══ Records ══

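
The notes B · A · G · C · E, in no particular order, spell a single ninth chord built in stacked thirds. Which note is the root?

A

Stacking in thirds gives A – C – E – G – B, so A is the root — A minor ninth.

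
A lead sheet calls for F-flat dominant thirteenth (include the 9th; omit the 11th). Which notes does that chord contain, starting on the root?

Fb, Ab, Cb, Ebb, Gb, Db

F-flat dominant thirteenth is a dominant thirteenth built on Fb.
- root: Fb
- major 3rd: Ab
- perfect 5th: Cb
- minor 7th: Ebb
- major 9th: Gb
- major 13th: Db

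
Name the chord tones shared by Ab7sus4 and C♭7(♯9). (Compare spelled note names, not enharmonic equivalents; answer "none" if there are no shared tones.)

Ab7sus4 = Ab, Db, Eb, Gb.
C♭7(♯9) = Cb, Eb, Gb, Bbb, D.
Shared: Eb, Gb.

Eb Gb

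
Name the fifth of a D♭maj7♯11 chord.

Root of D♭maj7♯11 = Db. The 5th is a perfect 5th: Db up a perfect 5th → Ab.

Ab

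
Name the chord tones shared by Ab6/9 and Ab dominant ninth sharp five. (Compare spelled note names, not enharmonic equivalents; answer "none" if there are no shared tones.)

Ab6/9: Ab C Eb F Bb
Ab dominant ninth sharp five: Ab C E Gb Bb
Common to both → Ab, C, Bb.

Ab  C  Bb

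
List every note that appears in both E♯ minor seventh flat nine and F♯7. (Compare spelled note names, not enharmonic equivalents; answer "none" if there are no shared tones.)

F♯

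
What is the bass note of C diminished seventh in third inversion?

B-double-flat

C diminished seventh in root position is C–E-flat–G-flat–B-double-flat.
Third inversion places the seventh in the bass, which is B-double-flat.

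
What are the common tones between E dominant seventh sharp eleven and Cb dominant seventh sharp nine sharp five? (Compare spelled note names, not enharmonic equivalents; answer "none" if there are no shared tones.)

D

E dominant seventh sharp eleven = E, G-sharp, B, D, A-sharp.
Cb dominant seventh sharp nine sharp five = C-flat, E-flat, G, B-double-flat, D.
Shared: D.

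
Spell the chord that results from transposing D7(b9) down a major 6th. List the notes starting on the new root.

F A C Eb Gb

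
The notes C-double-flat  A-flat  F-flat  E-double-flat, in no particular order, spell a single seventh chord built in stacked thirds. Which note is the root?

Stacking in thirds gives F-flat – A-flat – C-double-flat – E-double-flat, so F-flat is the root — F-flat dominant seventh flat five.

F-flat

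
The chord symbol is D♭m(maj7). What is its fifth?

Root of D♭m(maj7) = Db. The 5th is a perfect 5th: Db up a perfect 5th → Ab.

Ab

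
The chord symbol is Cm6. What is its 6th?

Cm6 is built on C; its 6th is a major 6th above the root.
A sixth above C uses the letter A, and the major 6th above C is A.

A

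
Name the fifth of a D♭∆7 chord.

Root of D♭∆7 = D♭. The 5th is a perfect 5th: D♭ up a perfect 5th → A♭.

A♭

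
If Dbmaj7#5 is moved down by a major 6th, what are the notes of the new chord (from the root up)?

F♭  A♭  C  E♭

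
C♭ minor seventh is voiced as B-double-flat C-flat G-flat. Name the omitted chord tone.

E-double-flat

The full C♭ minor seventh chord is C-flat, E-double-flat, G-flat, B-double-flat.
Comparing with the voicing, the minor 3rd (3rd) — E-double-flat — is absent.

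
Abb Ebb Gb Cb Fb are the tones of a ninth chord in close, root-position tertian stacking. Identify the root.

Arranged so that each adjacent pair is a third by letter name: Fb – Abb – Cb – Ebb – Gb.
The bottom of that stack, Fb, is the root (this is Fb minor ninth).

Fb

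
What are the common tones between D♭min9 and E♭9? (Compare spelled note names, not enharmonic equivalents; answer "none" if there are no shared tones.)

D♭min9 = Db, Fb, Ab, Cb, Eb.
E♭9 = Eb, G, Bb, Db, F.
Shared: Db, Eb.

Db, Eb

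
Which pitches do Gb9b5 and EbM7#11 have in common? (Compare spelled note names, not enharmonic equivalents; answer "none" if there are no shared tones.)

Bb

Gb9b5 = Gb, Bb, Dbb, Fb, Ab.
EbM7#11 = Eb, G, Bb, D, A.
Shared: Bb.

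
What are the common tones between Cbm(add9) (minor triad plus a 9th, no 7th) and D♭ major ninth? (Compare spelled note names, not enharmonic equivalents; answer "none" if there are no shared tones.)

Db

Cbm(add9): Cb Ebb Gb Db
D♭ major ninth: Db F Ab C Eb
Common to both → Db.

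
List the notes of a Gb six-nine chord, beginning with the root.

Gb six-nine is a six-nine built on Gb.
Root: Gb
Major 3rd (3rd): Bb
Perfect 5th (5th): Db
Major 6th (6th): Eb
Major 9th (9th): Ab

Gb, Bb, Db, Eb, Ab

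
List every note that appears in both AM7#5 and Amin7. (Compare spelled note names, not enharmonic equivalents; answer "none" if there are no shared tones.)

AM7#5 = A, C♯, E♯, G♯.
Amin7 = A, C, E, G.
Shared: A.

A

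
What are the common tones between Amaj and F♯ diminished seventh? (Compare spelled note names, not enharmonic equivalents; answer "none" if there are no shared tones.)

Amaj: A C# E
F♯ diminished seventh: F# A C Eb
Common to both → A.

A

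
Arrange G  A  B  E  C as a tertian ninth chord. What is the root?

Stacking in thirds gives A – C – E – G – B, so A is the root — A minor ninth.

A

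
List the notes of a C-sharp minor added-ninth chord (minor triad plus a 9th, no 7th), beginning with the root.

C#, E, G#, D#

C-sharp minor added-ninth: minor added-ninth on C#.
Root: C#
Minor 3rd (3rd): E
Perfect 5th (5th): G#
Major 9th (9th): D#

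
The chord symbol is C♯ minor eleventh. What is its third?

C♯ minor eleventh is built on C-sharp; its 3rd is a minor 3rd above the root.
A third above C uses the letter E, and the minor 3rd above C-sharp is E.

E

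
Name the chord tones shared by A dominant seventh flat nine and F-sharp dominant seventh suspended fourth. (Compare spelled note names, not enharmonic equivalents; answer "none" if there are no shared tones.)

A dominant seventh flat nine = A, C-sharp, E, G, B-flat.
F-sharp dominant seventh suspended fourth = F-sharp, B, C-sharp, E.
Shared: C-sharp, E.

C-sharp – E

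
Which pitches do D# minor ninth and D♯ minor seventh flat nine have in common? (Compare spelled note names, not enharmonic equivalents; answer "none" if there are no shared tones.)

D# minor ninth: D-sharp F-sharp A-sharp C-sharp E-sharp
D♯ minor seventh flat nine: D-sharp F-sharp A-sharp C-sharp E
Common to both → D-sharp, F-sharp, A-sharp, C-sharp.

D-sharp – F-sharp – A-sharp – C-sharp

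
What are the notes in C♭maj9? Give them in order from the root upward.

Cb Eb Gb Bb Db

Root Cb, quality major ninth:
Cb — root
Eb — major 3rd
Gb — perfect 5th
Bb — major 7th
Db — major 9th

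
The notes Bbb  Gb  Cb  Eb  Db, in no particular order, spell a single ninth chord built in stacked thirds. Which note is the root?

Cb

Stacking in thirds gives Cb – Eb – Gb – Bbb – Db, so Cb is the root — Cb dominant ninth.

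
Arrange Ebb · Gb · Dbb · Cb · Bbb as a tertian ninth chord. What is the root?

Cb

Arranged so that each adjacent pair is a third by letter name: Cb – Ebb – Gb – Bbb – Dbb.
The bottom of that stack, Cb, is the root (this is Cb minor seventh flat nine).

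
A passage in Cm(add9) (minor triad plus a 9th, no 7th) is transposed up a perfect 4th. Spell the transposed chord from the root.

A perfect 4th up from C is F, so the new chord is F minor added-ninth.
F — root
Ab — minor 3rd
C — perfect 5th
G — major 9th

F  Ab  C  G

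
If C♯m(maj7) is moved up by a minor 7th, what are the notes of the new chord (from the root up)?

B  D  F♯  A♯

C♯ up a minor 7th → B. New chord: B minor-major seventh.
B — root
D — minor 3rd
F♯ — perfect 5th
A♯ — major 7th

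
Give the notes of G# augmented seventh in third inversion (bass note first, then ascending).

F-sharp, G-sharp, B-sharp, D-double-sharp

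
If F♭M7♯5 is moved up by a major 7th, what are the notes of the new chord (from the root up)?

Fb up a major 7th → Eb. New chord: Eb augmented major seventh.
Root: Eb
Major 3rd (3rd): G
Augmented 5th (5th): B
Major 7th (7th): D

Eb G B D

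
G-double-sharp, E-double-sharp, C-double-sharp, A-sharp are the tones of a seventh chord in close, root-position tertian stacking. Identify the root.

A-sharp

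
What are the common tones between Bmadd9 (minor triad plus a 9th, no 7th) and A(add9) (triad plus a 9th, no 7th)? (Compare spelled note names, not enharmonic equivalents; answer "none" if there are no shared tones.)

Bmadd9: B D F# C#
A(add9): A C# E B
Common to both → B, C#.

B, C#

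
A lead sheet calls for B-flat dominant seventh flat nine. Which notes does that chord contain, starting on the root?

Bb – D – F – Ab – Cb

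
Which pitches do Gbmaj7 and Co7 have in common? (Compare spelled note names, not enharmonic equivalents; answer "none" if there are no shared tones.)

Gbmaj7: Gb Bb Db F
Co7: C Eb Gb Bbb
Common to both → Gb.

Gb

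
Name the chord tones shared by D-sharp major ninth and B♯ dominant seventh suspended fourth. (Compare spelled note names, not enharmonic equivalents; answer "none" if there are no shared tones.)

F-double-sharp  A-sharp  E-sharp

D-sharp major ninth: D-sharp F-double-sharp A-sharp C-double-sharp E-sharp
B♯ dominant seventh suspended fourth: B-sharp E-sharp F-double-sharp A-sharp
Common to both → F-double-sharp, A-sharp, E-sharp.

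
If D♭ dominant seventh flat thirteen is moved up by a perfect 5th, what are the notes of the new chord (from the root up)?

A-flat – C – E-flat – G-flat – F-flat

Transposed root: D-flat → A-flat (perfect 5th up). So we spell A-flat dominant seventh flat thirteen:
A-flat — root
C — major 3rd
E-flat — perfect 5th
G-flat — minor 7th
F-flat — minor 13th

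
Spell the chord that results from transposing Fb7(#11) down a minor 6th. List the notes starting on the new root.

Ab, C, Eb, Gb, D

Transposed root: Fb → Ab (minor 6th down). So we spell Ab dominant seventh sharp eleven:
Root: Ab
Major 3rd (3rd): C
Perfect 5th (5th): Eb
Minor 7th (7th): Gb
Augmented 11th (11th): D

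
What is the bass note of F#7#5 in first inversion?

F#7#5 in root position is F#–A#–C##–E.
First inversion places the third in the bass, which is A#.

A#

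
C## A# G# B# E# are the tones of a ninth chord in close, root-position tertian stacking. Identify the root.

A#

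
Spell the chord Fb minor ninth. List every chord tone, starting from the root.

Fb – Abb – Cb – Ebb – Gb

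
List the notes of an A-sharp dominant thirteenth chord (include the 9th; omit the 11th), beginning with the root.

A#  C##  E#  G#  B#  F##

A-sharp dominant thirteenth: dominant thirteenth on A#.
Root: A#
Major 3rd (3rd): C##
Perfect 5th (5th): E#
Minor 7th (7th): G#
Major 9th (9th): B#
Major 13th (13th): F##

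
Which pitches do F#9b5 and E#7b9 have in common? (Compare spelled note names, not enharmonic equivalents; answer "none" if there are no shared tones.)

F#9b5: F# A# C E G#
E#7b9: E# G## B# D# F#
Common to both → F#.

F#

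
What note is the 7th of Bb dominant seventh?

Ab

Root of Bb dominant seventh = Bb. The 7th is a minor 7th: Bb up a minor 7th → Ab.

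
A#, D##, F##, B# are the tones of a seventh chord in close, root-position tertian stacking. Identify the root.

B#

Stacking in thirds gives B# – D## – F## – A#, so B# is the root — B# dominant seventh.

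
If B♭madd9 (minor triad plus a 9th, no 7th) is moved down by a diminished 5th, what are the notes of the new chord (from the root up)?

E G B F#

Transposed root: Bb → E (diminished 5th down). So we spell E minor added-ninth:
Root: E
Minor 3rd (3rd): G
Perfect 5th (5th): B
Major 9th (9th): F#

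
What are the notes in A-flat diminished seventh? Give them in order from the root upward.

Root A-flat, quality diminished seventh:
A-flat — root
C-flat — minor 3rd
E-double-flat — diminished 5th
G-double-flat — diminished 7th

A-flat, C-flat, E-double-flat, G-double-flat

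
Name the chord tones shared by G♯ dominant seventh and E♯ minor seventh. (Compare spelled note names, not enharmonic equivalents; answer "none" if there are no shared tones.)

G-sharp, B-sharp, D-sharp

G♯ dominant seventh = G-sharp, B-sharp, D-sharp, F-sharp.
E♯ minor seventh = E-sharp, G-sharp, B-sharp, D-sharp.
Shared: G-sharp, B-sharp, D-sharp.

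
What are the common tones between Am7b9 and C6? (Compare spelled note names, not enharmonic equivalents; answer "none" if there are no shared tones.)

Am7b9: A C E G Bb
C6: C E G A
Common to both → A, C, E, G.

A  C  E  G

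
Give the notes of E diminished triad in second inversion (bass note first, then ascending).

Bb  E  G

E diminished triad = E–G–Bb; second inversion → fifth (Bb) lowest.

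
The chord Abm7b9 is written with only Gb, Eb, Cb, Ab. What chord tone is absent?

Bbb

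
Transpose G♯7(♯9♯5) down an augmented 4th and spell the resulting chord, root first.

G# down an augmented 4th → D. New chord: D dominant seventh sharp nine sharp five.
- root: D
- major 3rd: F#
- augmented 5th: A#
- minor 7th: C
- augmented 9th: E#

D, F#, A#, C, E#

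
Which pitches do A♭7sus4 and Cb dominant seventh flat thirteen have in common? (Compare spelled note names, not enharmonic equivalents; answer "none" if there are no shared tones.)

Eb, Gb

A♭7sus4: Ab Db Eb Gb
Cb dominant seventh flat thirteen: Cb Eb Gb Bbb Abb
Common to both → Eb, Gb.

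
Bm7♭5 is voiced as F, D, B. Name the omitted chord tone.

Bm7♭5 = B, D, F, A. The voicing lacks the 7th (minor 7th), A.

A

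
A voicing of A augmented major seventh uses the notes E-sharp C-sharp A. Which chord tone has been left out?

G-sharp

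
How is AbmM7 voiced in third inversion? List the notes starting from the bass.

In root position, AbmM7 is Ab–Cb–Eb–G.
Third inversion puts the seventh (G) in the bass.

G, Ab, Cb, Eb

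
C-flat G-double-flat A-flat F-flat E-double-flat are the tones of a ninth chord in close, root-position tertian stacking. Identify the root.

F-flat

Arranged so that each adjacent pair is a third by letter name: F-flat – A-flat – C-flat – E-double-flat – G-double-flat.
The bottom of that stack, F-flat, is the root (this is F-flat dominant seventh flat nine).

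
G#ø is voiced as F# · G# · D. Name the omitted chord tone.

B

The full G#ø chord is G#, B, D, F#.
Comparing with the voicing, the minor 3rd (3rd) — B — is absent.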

═══

_Problem description_. Repeat word for word the lines running from the line containing "How is AbmM7" to the end of the entries above, inclusive.

_Answer to the exercise_.
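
How is AbmM7 voiced in third inversion? List the notes starting from the bass.

In root position, AbmM7 is Ab–Cb–Eb–G.
Third inversion puts the seventh (G) in the bass.

G, Ab, Cb, Eb

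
C-flat G-double-flat A-flat F-flat E-double-flat are the tones of a ninth chord in close, root-position tertian stacking. Identify the root.

F-flat

Arranged so that each adjacent pair is a third by letter name: F-flat – A-flat – C-flat – E-double-flat – G-double-flat.
The bottom of that stack, F-flat, is the root (this is F-flat dominant seventh flat nine).

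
G#ø is voiced as F# · G# · D. Name the omitted chord tone.

B

The full G#ø chord is G#, B, D, F#.
Comparing with the voicing, the minor 3rd (3rd) — B — is absent.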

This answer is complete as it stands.